◆ **TASK INSTRUCTIONS**
Please return each of the entries below exactly as they appear.

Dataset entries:
☆ ☆ ☆ ☆

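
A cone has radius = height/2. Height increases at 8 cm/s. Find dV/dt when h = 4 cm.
32π cm³/s

V = (1/3)π(h/2)²h = πh³/12
dV/dt = πh²/4 · 8
At h = 4: dV/dt = 32π cm³/s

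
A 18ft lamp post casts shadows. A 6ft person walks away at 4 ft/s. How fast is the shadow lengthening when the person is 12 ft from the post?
2 ft/s

By similar triangles: 18/(x+s) = 6/s
Solving: s = 6x/12
ds/dt = 6/12 · dx/dt = 1/2 · 4 = 2 ft/s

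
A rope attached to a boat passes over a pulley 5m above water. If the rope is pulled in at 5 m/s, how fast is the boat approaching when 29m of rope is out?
145√51/204 ≈ 5.076 m/s

rope² = x² + 5²
x = √(29² - 5²) = 4√51
dx/dt = (rope/x) · d(rope)/dt = (29/(4√51)) · (-5) = -145√51/204 m/s
The boat approaches at 145√51/204 ≈ 5.076 m/s.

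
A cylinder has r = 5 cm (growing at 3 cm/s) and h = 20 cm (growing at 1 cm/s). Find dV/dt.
625π cm³/s

V = πr²h
dV/dt = 2πrh·dr/dt + πr²·dh/dt
= 2π(5)(20)(3) + π(5)²(1)
= 625π cm³/s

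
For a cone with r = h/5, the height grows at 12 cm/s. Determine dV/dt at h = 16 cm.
3072π/25 cm³/s

V = (1/3)π(h/5)²h = πh³/75
dV/dt = πh²/25 · 12
At h = 16: dV/dt = 3072π/25 cm³/s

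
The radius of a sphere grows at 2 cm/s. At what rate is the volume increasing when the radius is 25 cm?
5000π cm³/s

V = (4/3)πr³
dV/dt = dV/dr · dr/dt = 4πr² · 2
At r = 25: dV/dt = 5000π cm³/s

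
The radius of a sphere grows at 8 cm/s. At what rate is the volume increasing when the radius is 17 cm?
9248π cm³/s

V = (4/3)πr³
dV/dt = dV/dr · dr/dt = 4πr² · 8
At r = 17: dV/dt = 9248π cm³/s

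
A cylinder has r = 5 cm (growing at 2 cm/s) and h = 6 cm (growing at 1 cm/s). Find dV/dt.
145π cm³/s

V = πr²h
dV/dt = 2πrh·dr/dt + πr²·dh/dt
= 2π(5)(6)(2) + π(5)²(1)
= 145π cm³/s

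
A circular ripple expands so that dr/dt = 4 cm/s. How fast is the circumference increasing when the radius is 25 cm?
8π cm/s

C = 2πr
dC/dt = 2π · dr/dt = 2π · 4 = 8π cm/s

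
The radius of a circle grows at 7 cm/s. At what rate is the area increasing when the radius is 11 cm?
154π cm²/s

A = πr²
dA/dt = 2πr · dr/dt = 2π(11)(7) = 154π cm²/s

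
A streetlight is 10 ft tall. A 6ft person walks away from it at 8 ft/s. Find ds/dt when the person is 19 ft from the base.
12 ft/s

By similar triangles: 10/(x+s) = 6/s
Solving: s = 6x/4
ds/dt = 6/4 · dx/dt = 3/2 · 8 = 12 ft/s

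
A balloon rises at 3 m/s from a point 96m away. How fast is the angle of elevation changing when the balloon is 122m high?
0.01195 rad/s

tan(θ) = y/96
sec²(θ) · dθ/dt = (1/96) · dy/dt
dθ/dt = cos²(θ)/96 · 3 = 96/(96² + 122²) · 3
dθ/dt = 0.01195 rad/s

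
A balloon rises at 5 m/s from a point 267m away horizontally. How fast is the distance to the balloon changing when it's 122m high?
610√86173/86173 ≈ 2.078 m/s

z² = 267² + y²
z = √(267² + 122²) = √86173
dz/dt = y/z · dy/dt = 122/√86173 · 5 = 610√86173/86173 ≈ 2.078 m/s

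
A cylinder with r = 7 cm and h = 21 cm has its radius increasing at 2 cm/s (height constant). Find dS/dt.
140π cm²/s

S = 2πrh + 2πr² (lateral + bases)
dS/dt = (2πh + 4πr)·dr/dt = (2π·21 + 4π·7)·2
= 140π cm²/s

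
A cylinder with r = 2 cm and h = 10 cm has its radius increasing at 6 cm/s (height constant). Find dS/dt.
168π cm²/s

S = 2πrh + 2πr² (lateral + bases)
dS/dt = (2πh + 4πr)·dr/dt = (2π·10 + 4π·2)·6
= 168π cm²/s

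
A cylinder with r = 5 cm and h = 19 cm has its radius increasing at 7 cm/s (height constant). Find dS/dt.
406π cm²/s

S = 2πrh + 2πr² (lateral + bases)
dS/dt = (2πh + 4πr)·dr/dt = (2π·19 + 4π·5)·7
= 406π cm²/s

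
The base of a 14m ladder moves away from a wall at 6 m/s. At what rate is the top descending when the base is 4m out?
4√5/5 ≈ 1.789 m/s

x² + y² = 14²
2x·dx/dt + 2y·dy/dt = 0
dy/dt = -x/y · dx/dt = -4/(6√5) · 6 = -4√5/5 m/s
The top is descending at 4√5/5 ≈ 1.789 m/s.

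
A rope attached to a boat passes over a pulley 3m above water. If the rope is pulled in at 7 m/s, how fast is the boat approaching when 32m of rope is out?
32√1015/145 ≈ 7.031 m/s

rope² = x² + 3²
x = √(32² - 3²) = √1015
dx/dt = (rope/x) · d(rope)/dt = (32/√1015) · (-7) = -32√1015/145 m/s
The boat approaches at 32√1015/145 ≈ 7.031 m/s.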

☆ ☆ ☆ ☆

◆ **WRITTEN ANSWER**
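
A cone has radius = height/2. Height increases at 8 cm/s. Find dV/dt when h = 4 cm.
32π cm³/s

V = (1/3)π(h/2)²h = πh³/12
dV/dt = πh²/4 · 8
At h = 4: dV/dt = 32π cm³/s

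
A 18ft lamp post casts shadows. A 6ft person walks away at 4 ft/s. How fast is the shadow lengthening when the person is 12 ft from the post?
2 ft/s

By similar triangles: 18/(x+s) = 6/s
Solving: s = 6x/12
ds/dt = 6/12 · dx/dt = 1/2 · 4 = 2 ft/s

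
A rope attached to a boat passes over a pulley 5m above water. If the rope is pulled in at 5 m/s, how fast is the boat approaching when 29m of rope is out?
145√51/204 ≈ 5.076 m/s

rope² = x² + 5²
x = √(29² - 5²) = 4√51
dx/dt = (rope/x) · d(rope)/dt = (29/(4√51)) · (-5) = -145√51/204 m/s
The boat approaches at 145√51/204 ≈ 5.076 m/s.

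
A cylinder has r = 5 cm (growing at 3 cm/s) and h = 20 cm (growing at 1 cm/s). Find dV/dt.
625π cm³/s

V = πr²h
dV/dt = 2πrh·dr/dt + πr²·dh/dt
= 2π(5)(20)(3) + π(5)²(1)
= 625π cm³/s

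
For a cone with r = h/5, the height grows at 12 cm/s. Determine dV/dt at h = 16 cm.
3072π/25 cm³/s

V = (1/3)π(h/5)²h = πh³/75
dV/dt = πh²/25 · 12
At h = 16: dV/dt = 3072π/25 cm³/s

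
The radius of a sphere grows at 2 cm/s. At what rate is the volume increasing when the radius is 25 cm?
5000π cm³/s

V = (4/3)πr³
dV/dt = dV/dr · dr/dt = 4πr² · 2
At r = 25: dV/dt = 5000π cm³/s

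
The radius of a sphere grows at 8 cm/s. At what rate is the volume increasing when the radius is 17 cm?
9248π cm³/s

V = (4/3)πr³
dV/dt = dV/dr · dr/dt = 4πr² · 8
At r = 17: dV/dt = 9248π cm³/s

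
A cylinder has r = 5 cm (growing at 2 cm/s) and h = 6 cm (growing at 1 cm/s). Find dV/dt.
145π cm³/s

V = πr²h
dV/dt = 2πrh·dr/dt + πr²·dh/dt
= 2π(5)(6)(2) + π(5)²(1)
= 145π cm³/s

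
A circular ripple expands so that dr/dt = 4 cm/s. How fast is the circumference increasing when the radius is 25 cm?
8π cm/s

C = 2πr
dC/dt = 2π · dr/dt = 2π · 4 = 8π cm/s

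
The radius of a circle grows at 7 cm/s. At what rate is the area increasing when the radius is 11 cm?
154π cm²/s

A = πr²
dA/dt = 2πr · dr/dt = 2π(11)(7) = 154π cm²/s

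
A streetlight is 10 ft tall. A 6ft person walks away from it at 8 ft/s. Find ds/dt when the person is 19 ft from the base.
12 ft/s

By similar triangles: 10/(x+s) = 6/s
Solving: s = 6x/4
ds/dt = 6/4 · dx/dt = 3/2 · 8 = 12 ft/s

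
A balloon rises at 3 m/s from a point 96m away. How fast is the angle of elevation changing when the balloon is 122m high?
0.01195 rad/s

tan(θ) = y/96
sec²(θ) · dθ/dt = (1/96) · dy/dt
dθ/dt = cos²(θ)/96 · 3 = 96/(96² + 122²) · 3
dθ/dt = 0.01195 rad/s

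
A balloon rises at 5 m/s from a point 267m away horizontally. How fast is the distance to the balloon changing when it's 122m high?
610√86173/86173 ≈ 2.078 m/s

z² = 267² + y²
z = √(267² + 122²) = √86173
dz/dt = y/z · dy/dt = 122/√86173 · 5 = 610√86173/86173 ≈ 2.078 m/s

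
A cylinder with r = 7 cm and h = 21 cm has its radius increasing at 2 cm/s (height constant). Find dS/dt.
140π cm²/s

S = 2πrh + 2πr² (lateral + bases)
dS/dt = (2πh + 4πr)·dr/dt = (2π·21 + 4π·7)·2
= 140π cm²/s

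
A cylinder with r = 2 cm and h = 10 cm has its radius increasing at 6 cm/s (height constant). Find dS/dt.
168π cm²/s

S = 2πrh + 2πr² (lateral + bases)
dS/dt = (2πh + 4πr)·dr/dt = (2π·10 + 4π·2)·6
= 168π cm²/s

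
A cylinder with r = 5 cm and h = 19 cm has its radius increasing at 7 cm/s (height constant). Find dS/dt.
406π cm²/s

S = 2πrh + 2πr² (lateral + bases)
dS/dt = (2πh + 4πr)·dr/dt = (2π·19 + 4π·5)·7
= 406π cm²/s

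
The base of a 14m ladder moves away from a wall at 6 m/s. At what rate is the top descending when the base is 4m out?
4√5/5 ≈ 1.789 m/s

x² + y² = 14²
2x·dx/dt + 2y·dy/dt = 0
dy/dt = -x/y · dx/dt = -4/(6√5) · 6 = -4√5/5 m/s
The top is descending at 4√5/5 ≈ 1.789 m/s.

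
A rope attached to a boat passes over a pulley 3m above water. If the rope is pulled in at 7 m/s, how fast is the boat approaching when 32m of rope is out?
32√1015/145 ≈ 7.031 m/s

rope² = x² + 3²
x = √(32² - 3²) = √1015
dx/dt = (rope/x) · d(rope)/dt = (32/√1015) · (-7) = -32√1015/145 m/s
The boat approaches at 32√1015/145 ≈ 7.031 m/s.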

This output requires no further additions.